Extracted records
== Segment start ==
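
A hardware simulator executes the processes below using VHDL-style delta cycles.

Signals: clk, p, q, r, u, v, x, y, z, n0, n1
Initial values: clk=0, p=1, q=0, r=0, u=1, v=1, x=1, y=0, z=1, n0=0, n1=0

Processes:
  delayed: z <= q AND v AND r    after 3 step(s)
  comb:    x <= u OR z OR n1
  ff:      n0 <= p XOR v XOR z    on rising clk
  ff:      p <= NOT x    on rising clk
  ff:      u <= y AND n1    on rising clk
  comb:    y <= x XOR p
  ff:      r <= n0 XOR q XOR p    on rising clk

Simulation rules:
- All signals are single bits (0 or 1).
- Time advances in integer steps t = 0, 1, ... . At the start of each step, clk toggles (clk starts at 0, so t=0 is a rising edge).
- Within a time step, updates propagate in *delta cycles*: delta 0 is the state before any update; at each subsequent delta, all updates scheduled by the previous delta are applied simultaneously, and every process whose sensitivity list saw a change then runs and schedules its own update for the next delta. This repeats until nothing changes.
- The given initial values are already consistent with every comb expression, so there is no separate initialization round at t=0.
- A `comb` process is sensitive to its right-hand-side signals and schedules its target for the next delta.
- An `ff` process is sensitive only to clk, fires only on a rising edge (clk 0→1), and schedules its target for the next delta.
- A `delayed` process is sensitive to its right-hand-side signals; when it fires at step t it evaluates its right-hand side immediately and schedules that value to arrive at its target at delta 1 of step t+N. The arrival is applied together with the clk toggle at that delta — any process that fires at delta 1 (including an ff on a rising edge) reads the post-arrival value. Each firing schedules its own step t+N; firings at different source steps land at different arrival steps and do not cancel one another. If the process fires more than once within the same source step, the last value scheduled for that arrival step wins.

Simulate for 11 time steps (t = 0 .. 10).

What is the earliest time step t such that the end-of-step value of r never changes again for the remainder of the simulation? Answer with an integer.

t=0 Δ0: x=1 p=1 z=1 v=1 clk=0 y=0 u=1 q=0 n0=0 n1=0 r=0
  Δ1: clk:0→1
  Δ2: p:1→0, u:1→0, n0:0→1, r:0→1
  Δ3: y:0→1
  (3Δ to stable)
t=1 Δ0: x=1 p=0 z=1 v=1 clk=1 y=1 u=0 q=0 n0=1 n1=0 r=1
  Δ1: clk:1→0
  (1Δ to stable)
t=2 Δ0: x=1 p=0 z=1 v=1 clk=0 y=1 u=0 q=0 n0=1 n1=0 r=1
  Δ1: clk:0→1
  Δ2: n0:1→0
  (2Δ to stable)
t=3 Δ0: x=1 p=0 z=1 v=1 clk=1 y=1 u=0 q=0 n0=0 n1=0 r=1
  Δ1: z:1→0, clk:1→0
  Δ2: x:1→0
  Δ3: y:1→0
  (3Δ to stable)
t=4 Δ0: x=0 p=0 z=0 v=1 clk=0 y=0 u=0 q=0 n0=0 n1=0 r=1
  Δ1: clk:0→1
  Δ2: p:0→1, n0:0→1, r:1→0
  Δ3: y:0→1
  (3Δ to stable)
t=5 Δ0: x=0 p=1 z=0 v=1 clk=1 y=1 u=0 q=0 n0=1 n1=0 r=0
  Δ1: clk:1→0
  (1Δ to stable)
t=6 Δ0: x=0 p=1 z=0 v=1 clk=0 y=1 u=0 q=0 n0=1 n1=0 r=0
  Δ1: clk:0→1
  Δ2: n0:1→0
  (2Δ to stable)
t=7 Δ0: x=0 p=1 z=0 v=1 clk=1 y=1 u=0 q=0 n0=0 n1=0 r=0
  Δ1: clk:1→0
  (1Δ to stable)
t=8 Δ0: x=0 p=1 z=0 v=1 clk=0 y=1 u=0 q=0 n0=0 n1=0 r=0
  Δ1: clk:0→1
  Δ2: r:0→1
  (2Δ to stable)
t=9 Δ0: x=0 p=1 z=0 v=1 clk=1 y=1 u=0 q=0 n0=0 n1=0 r=1
  Δ1: clk:1→0
  (1Δ to stable)
t=10 Δ0: x=0 p=1 z=0 v=1 clk=0 y=1 u=0 q=0 n0=0 n1=0 r=1
  Δ1: clk:0→1
  (1Δ to stable)

8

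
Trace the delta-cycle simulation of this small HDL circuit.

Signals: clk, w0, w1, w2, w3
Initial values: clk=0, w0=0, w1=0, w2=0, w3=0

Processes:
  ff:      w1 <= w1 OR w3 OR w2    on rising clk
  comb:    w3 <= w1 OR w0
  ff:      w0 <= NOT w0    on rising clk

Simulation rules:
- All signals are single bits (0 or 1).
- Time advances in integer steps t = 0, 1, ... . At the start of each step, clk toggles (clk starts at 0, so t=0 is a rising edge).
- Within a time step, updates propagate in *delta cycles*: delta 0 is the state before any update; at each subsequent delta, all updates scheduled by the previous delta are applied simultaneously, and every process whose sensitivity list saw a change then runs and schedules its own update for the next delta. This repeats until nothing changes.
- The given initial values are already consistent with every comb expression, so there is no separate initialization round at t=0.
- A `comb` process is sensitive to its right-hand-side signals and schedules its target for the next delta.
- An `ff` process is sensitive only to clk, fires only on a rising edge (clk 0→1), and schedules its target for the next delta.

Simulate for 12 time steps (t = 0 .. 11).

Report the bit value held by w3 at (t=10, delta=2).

1

[bits: w2,w0,w1,w3,clk]
t=0: Δ0=00000 Δ1=00001 Δ2=01001 Δ3=01011 | 3Δ
t=1: Δ0=01011 Δ1=01010 | 1Δ
t=2: Δ0=01010 Δ1=01011 Δ2=00111 | 2Δ
t=3: Δ0=00111 Δ1=00110 | 1Δ
t=4: Δ0=00110 Δ1=00111 Δ2=01111 | 2Δ
t=5: Δ0=01111 Δ1=01110 | 1Δ
t=6: Δ0=01110 Δ1=01111 Δ2=00111 | 2Δ
t=7: Δ0=00111 Δ1=00110 | 1Δ
t=8: Δ0=00110 Δ1=00111 Δ2=01111 | 2Δ
t=9: Δ0=01111 Δ1=01110 | 1Δ
t=10: Δ0=01110 Δ1=01111 Δ2=00111 | 2Δ
t=11: Δ0=00111 Δ1=00110 | 1Δ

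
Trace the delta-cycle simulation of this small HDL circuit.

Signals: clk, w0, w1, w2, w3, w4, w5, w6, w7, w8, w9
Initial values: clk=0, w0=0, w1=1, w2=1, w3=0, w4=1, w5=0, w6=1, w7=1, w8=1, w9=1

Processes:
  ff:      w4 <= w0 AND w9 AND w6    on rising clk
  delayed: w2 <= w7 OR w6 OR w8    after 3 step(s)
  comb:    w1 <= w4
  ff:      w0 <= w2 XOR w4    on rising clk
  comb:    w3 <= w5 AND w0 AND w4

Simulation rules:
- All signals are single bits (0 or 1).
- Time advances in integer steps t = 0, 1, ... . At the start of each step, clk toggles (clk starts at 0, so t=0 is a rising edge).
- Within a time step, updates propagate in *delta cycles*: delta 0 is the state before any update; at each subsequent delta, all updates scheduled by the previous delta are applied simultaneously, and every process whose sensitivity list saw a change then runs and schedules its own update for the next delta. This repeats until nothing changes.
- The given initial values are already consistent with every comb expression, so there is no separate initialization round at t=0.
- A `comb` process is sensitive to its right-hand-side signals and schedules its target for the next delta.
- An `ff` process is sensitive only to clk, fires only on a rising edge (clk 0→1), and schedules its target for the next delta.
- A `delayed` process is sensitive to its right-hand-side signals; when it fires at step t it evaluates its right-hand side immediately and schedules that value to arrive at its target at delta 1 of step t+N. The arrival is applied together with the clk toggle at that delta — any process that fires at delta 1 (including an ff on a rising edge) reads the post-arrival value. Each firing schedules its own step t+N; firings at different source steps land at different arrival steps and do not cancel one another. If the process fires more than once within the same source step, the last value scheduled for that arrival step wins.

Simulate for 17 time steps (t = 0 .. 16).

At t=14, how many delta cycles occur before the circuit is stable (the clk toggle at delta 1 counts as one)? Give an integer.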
== Segment end ==
Once you find the line containing "Simulate for 17 time steps (t = 0 .. 16).", copy it and every line after it through the end of the records, exactly and nothing else.

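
Simulate for 17 time steps (t = 0 .. 16).

At t=14, how many delta cycles occur before the circuit is stable (the clk toggle at delta 1 counts as one)? Give an integer.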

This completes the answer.